--- SUPPLIED MATERIAL ---
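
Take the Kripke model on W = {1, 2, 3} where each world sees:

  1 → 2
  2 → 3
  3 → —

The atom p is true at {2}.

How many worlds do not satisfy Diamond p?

2

1: successors {2}; p there: 2:T. ✓
2: successors {3}; p there: 3:F. ✗
3: no successors, so Diamond p fails. ✗
Satisfying worlds: {1}.
So Diamond p fails at the other 2 worlds.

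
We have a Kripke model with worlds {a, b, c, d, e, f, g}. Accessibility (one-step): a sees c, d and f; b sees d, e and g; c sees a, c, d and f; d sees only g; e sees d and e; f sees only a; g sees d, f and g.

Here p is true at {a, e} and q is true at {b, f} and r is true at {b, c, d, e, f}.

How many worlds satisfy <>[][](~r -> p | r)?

3

a: successors {c, d, f}; [][](~r -> p | r) there: c:F, d:F, f:T. ✓
b: successors {d, e, g}; [][](~r -> p | r) there: d:F, e:F, g:F. ✗
c: successors {a, c, d, f}; [][](~r -> p | r) there: a:F, c:F, d:F, f:T. ✓
d: successors {g}; [][](~r -> p | r) there: g:F. ✗
e: successors {d, e}; [][](~r -> p | r) there: d:F, e:F. ✗
f: successors {a}; [][](~r -> p | r) there: a:F. ✗
g: successors {d, f, g}; [][](~r -> p | r) there: d:F, f:T, g:F. ✓
Satisfying worlds: {a, c, g}.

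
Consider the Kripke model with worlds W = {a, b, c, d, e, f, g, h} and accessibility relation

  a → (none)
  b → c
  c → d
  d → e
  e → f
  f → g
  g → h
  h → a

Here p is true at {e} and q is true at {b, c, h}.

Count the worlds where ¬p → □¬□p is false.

a: ¬p is T, □¬□p is T. ✓
b: ¬p is T, □¬□p is T. ✓
c: ¬p is T, □¬□p is F. ✗
d: ¬p is T, □¬□p is T. ✓
e: ¬p is F, □¬□p is T. ✓
f: ¬p is T, □¬□p is T. ✓
g: ¬p is T, □¬□p is T. ✓
h: ¬p is T, □¬□p is F. ✗
Satisfying worlds: {a, b, d, e, f, g}.
So ¬p → □¬□p fails at the other 2 worlds.

2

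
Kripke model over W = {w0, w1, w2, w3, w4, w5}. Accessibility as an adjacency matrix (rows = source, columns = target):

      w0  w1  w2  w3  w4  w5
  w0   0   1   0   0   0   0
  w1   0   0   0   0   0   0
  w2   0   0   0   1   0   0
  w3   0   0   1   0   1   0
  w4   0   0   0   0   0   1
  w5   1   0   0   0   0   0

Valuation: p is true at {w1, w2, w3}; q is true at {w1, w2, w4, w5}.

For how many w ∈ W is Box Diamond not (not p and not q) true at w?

w0: successors {w1}; Diamond not (not p and not q) there: w1:F. ✗
w1: no successors, so Box Diamond not (not p and not q) holds vacuously. ✓
w2: successors {w3}; Diamond not (not p and not q) there: w3:T. ✓
w3: successors {w2, w4}; Diamond not (not p and not q) there: w2:T, w4:T. ✓
w4: successors {w5}; Diamond not (not p and not q) there: w5:F. ✗
w5: successors {w0}; Diamond not (not p and not q) there: w0:T. ✓
Satisfying worlds: {w1, w2, w3, w5}.

4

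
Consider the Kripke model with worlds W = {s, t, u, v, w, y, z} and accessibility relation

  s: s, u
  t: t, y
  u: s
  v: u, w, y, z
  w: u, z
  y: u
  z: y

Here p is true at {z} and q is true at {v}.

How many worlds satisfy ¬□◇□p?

s: □◇□p is F. ✓
t: □◇□p is F. ✓
u: □◇□p is F. ✓
v: □◇□p is F. ✓
w: □◇□p is F. ✓
y: □◇□p is F. ✓
z: □◇□p is F. ✓
Satisfying worlds: {s, t, u, v, w, y, z}.

7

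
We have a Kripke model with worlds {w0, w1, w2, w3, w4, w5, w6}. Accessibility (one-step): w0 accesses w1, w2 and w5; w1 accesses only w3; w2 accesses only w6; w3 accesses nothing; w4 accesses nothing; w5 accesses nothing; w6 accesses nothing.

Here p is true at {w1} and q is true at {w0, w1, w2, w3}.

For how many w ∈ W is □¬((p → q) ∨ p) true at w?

w0: successors {w1, w2, w5}; ¬((p → q) ∨ p) there: w1:F, w2:F, w5:F. ✗
w1: successors {w3}; ¬((p → q) ∨ p) there: w3:F. ✗
w2: successors {w6}; ¬((p → q) ∨ p) there: w6:F. ✗
w3: no successors, so □¬((p → q) ∨ p) holds vacuously. ✓
w4: no successors, so □¬((p → q) ∨ p) holds vacuously. ✓
w5: no successors, so □¬((p → q) ∨ p) holds vacuously. ✓
w6: no successors, so □¬((p → q) ∨ p) holds vacuously. ✓
Satisfying worlds: {w3, w4, w5, w6}.

4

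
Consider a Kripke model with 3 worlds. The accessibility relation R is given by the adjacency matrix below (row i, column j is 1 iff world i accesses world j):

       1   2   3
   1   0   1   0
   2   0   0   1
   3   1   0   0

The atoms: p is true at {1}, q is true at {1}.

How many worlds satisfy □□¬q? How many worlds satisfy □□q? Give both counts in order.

For □□¬q:
1: successors {2}; □¬q there: 2:T. ✓
2: successors {3}; □¬q there: 3:F. ✗
3: successors {1}; □¬q there: 1:T. ✓
— 2 worlds.
For □□q:
1: successors {2}; □q there: 2:F. ✗
2: successors {3}; □q there: 3:T. ✓
3: successors {1}; □q there: 1:F. ✗
— 1 world.

2 and 1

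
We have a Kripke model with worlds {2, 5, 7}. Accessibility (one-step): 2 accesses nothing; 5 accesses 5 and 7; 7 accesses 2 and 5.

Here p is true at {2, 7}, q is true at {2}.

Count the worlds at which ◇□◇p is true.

2

2: no successors, so ◇□◇p fails. ✗
5: successors {5, 7}; □◇p there: 5:T, 7:F. ✓
7: successors {2, 5}; □◇p there: 2:T, 5:T. ✓
Satisfying worlds: {5, 7}.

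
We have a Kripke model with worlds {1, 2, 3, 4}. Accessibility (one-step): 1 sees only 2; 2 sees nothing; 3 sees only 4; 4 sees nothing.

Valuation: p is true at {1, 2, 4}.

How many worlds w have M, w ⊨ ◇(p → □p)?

1: successors {2}; p → □p there: 2:T. ✓
2: no successors, so ◇(p → □p) fails. ✗
3: successors {4}; p → □p there: 4:T. ✓
4: no successors, so ◇(p → □p) fails. ✗
Satisfying worlds: {1, 3}.

2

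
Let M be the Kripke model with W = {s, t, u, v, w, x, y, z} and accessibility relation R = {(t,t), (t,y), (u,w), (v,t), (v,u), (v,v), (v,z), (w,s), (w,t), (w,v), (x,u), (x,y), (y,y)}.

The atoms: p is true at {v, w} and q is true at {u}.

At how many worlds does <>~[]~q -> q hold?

s: <>~[]~q is F, q is F. ✓
t: <>~[]~q is F, q is F. ✓
u: <>~[]~q is F, q is T. ✓
v: <>~[]~q is T, q is F. ✗
w: <>~[]~q is T, q is F. ✗
x: <>~[]~q is F, q is F. ✓
y: <>~[]~q is F, q is F. ✓
z: <>~[]~q is F, q is F. ✓
Satisfying worlds: {s, t, u, x, y, z}.

6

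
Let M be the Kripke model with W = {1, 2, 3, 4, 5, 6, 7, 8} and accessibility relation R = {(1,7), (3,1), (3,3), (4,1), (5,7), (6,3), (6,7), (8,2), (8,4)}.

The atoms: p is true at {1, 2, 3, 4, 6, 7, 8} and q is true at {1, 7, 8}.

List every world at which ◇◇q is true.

1: successors {7}; ◇q there: 7:F. ✗
2: no successors, so ◇◇q fails. ✗
3: successors {1, 3}; ◇q there: 1:T, 3:T. ✓
4: successors {1}; ◇q there: 1:T. ✓
5: successors {7}; ◇q there: 7:F. ✗
6: successors {3, 7}; ◇q there: 3:T, 7:F. ✓
7: no successors, so ◇◇q fails. ✗
8: successors {2, 4}; ◇q there: 2:F, 4:T. ✓

{3, 4, 6, 8}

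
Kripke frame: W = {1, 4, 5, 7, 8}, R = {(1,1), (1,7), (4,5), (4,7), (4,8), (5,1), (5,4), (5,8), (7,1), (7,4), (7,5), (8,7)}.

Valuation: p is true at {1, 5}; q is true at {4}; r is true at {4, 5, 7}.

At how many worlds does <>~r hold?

1: successors {1, 7}; ~r there: 1:T, 7:F. ✓
4: successors {5, 7, 8}; ~r there: 5:F, 7:F, 8:T. ✓
5: successors {1, 4, 8}; ~r there: 1:T, 4:F, 8:T. ✓
7: successors {1, 4, 5}; ~r there: 1:T, 4:F, 5:F. ✓
8: successors {7}; ~r there: 7:F. ✗
Satisfying worlds: {1, 4, 5, 7}.

4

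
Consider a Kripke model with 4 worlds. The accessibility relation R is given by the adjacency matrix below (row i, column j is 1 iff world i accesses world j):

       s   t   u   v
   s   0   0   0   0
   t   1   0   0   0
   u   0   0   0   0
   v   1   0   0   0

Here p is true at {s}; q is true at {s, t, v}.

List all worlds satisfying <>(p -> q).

{t, v}

s: no successors, so <>(p -> q) fails. ✗
t: successors {s}; p -> q there: s:T. ✓
u: no successors, so <>(p -> q) fails. ✗
v: successors {s}; p -> q there: s:T. ✓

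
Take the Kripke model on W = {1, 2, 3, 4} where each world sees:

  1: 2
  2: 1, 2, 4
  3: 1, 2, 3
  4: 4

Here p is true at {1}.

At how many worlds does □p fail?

4

1: successors {2}; p there: 2:F. ✗
2: successors {1, 2, 4}; p there: 1:T, 2:F, 4:F. ✗
3: successors {1, 2, 3}; p there: 1:T, 2:F, 3:F. ✗
4: successors {4}; p there: 4:F. ✗
Satisfying worlds: ∅.
So □p fails at the other 4 worlds.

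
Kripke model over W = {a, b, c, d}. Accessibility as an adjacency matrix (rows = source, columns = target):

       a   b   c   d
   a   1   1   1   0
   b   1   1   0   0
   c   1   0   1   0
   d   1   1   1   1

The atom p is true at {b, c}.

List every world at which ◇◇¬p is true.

a: successors {a, b, c}; ◇¬p there: a:T, b:T, c:T. ✓
b: successors {a, b}; ◇¬p there: a:T, b:T. ✓
c: successors {a, c}; ◇¬p there: a:T, c:T. ✓
d: successors {a, b, c, d}; ◇¬p there: a:T, b:T, c:T, d:T. ✓

{a, b, c, d}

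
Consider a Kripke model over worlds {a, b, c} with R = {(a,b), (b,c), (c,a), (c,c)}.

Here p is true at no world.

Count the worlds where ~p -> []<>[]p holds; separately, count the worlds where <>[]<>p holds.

For ~p -> []<>[]p:
a: ~p is T, []<>[]p is F. ✗
b: ~p is T, []<>[]p is F. ✗
c: ~p is T, []<>[]p is F. ✗
— 0 worlds.
For <>[]<>p:
a: successors {b}; []<>p there: b:F. ✗
b: successors {c}; []<>p there: c:F. ✗
c: successors {a, c}; []<>p there: a:F, c:F. ✗
— 0 worlds.

0 and 0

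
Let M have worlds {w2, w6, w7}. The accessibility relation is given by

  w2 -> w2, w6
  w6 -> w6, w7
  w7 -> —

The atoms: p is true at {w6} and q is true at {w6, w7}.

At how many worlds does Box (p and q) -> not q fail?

1

w2: Box (p and q) is F, not q is T. ✓
w6: Box (p and q) is F, not q is F. ✓
w7: Box (p and q) is T, not q is F. ✗
Satisfying worlds: {w2, w6}.
So Box (p and q) -> not q fails at the other 1 world.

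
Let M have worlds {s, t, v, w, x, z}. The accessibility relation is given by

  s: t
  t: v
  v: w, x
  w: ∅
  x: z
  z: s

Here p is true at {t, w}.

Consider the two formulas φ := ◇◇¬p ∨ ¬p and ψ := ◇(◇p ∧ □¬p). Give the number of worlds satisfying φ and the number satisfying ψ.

For ◇◇¬p ∨ ¬p:
s: ◇◇¬p is T, ¬p is T. ✓
t: ◇◇¬p is T, ¬p is F. ✓
v: ◇◇¬p is T, ¬p is T. ✓
w: ◇◇¬p is F, ¬p is F. ✗
x: ◇◇¬p is T, ¬p is T. ✓
z: ◇◇¬p is F, ¬p is T. ✓
— 5 worlds.
For ◇(◇p ∧ □¬p):
s: successors {t}; ◇p ∧ □¬p there: t:F. ✗
t: successors {v}; ◇p ∧ □¬p there: v:F. ✗
v: successors {w, x}; ◇p ∧ □¬p there: w:F, x:F. ✗
w: no successors, so ◇(◇p ∧ □¬p) fails. ✗
x: successors {z}; ◇p ∧ □¬p there: z:F. ✗
z: successors {s}; ◇p ∧ □¬p there: s:F. ✗
— 0 worlds.

5 and 0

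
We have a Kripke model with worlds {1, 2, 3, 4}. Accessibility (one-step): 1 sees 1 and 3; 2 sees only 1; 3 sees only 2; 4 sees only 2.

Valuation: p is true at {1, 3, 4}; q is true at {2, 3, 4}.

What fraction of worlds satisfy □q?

1/2

1: successors {1, 3}; q there: 1:F, 3:T. ✗
2: successors {1}; q there: 1:F. ✗
3: successors {2}; q there: 2:T. ✓
4: successors {2}; q there: 2:T. ✓
That's 2 of 4 worlds, so 2/4 = 1/2.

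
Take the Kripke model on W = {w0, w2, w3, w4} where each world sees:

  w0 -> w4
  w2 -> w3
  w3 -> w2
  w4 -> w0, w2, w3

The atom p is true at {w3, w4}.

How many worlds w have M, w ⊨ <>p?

w0: successors {w4}; p there: w4:T. ✓
w2: successors {w3}; p there: w3:T. ✓
w3: successors {w2}; p there: w2:F. ✗
w4: successors {w0, w2, w3}; p there: w0:F, w2:F, w3:T. ✓
Satisfying worlds: {w0, w2, w4}.

3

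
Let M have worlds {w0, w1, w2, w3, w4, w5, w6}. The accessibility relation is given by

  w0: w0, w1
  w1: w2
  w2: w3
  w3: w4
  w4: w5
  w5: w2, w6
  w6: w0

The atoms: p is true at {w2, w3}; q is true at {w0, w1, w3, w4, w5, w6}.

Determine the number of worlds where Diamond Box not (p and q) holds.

w0: successors {w0, w1}; Box not (p and q) there: w0:T, w1:T. ✓
w1: successors {w2}; Box not (p and q) there: w2:F. ✗
w2: successors {w3}; Box not (p and q) there: w3:T. ✓
w3: successors {w4}; Box not (p and q) there: w4:T. ✓
w4: successors {w5}; Box not (p and q) there: w5:T. ✓
w5: successors {w2, w6}; Box not (p and q) there: w2:F, w6:T. ✓
w6: successors {w0}; Box not (p and q) there: w0:T. ✓
Satisfying worlds: {w0, w2, w3, w4, w5, w6}.

6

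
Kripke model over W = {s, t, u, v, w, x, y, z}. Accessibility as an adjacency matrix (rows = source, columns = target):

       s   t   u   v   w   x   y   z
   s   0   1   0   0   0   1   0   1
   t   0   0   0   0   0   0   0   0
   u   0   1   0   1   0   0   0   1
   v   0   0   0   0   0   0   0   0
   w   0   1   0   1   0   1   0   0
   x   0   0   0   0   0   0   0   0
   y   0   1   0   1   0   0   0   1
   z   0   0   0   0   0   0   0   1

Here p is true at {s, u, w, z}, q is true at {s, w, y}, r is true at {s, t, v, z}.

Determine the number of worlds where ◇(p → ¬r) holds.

s: successors {t, x, z}; p → ¬r there: t:T, x:T, z:F. ✓
t: no successors, so ◇(p → ¬r) fails. ✗
u: successors {t, v, z}; p → ¬r there: t:T, v:T, z:F. ✓
v: no successors, so ◇(p → ¬r) fails. ✗
w: successors {t, v, x}; p → ¬r there: t:T, v:T, x:T. ✓
x: no successors, so ◇(p → ¬r) fails. ✗
y: successors {t, v, z}; p → ¬r there: t:T, v:T, z:F. ✓
z: successors {z}; p → ¬r there: z:F. ✗
Satisfying worlds: {s, u, w, y}.

4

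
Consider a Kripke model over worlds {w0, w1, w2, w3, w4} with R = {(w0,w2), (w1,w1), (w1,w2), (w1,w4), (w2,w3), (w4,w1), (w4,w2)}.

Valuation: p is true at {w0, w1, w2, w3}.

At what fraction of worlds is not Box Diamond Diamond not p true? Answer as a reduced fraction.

w0: Box Diamond Diamond not p is F. ✓
w1: Box Diamond Diamond not p is F. ✓
w2: Box Diamond Diamond not p is F. ✓
w3: Box Diamond Diamond not p is T. ✗
w4: Box Diamond Diamond not p is F. ✓
That's 4 of 5 worlds, so 4/5.

4/5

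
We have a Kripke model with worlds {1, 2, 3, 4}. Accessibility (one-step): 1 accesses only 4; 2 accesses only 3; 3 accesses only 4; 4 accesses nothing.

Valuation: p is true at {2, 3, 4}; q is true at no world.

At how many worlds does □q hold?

1: successors {4}; q there: 4:F. ✗
2: successors {3}; q there: 3:F. ✗
3: successors {4}; q there: 4:F. ✗
4: no successors, so □q holds vacuously. ✓
Satisfying worlds: {4}.

1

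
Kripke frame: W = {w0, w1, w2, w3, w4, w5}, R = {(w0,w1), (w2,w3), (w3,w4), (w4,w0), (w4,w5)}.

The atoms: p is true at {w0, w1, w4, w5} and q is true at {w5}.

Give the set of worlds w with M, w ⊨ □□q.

{w0, w1, w5}

w0: successors {w1}; □q there: w1:T. ✓
w1: no successors, so □□q holds vacuously. ✓
w2: successors {w3}; □q there: w3:F. ✗
w3: successors {w4}; □q there: w4:F. ✗
w4: successors {w0, w5}; □q there: w0:F, w5:T. ✗
w5: no successors, so □□q holds vacuously. ✓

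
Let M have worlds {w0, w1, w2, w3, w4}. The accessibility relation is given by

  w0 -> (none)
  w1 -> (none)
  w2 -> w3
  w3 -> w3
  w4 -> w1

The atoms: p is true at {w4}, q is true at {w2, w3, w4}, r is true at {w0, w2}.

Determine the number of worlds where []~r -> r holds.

w0: []~r is T, r is T. ✓
w1: []~r is T, r is F. ✗
w2: []~r is T, r is T. ✓
w3: []~r is T, r is F. ✗
w4: []~r is T, r is F. ✗
Satisfying worlds: {w0, w2}.

2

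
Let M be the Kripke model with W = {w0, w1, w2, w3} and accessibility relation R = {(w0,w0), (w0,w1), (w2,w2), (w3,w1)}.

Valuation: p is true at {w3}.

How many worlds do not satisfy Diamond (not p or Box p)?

1

w0: successors {w0, w1}; not p or Box p there: w0:T, w1:T. ✓
w1: no successors, so Diamond (not p or Box p) fails. ✗
w2: successors {w2}; not p or Box p there: w2:T. ✓
w3: successors {w1}; not p or Box p there: w1:T. ✓
Satisfying worlds: {w0, w2, w3}.
So Diamond (not p or Box p) fails at the other 1 world.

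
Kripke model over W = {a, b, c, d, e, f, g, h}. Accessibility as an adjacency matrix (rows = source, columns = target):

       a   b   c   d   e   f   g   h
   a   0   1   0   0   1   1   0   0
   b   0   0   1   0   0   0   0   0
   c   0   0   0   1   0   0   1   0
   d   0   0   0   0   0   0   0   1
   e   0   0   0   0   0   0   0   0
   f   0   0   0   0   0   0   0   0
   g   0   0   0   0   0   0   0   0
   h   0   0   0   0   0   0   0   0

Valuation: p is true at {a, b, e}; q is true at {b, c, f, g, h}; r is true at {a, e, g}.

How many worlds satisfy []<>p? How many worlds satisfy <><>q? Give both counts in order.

For []<>p:
a: successors {b, e, f}; <>p there: b:F, e:F, f:F. ✗
b: successors {c}; <>p there: c:F. ✗
c: successors {d, g}; <>p there: d:F, g:F. ✗
d: successors {h}; <>p there: h:F. ✗
e: no successors, so []<>p holds vacuously. ✓
f: no successors, so []<>p holds vacuously. ✓
g: no successors, so []<>p holds vacuously. ✓
h: no successors, so []<>p holds vacuously. ✓
— 4 worlds.
For <><>q:
a: successors {b, e, f}; <>q there: b:T, e:F, f:F. ✓
b: successors {c}; <>q there: c:T. ✓
c: successors {d, g}; <>q there: d:T, g:F. ✓
d: successors {h}; <>q there: h:F. ✗
e: no successors, so <><>q fails. ✗
f: no successors, so <><>q fails. ✗
g: no successors, so <><>q fails. ✗
h: no successors, so <><>q fails. ✗
— 3 worlds.

4 and 3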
---
WHAT YOU NEED TO DO: Each line that holds the word "Take" should be extracted from the records.

SOLUTION TO THIS TASK:
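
Take the Kripke model on W = {1, 2, 3} where each world sees:
Take the Kripke model on W = {1, 2, 3, 4} where each world sees:
Take the Kripke model on W = {w0, w2, w3, w4} where each world sees: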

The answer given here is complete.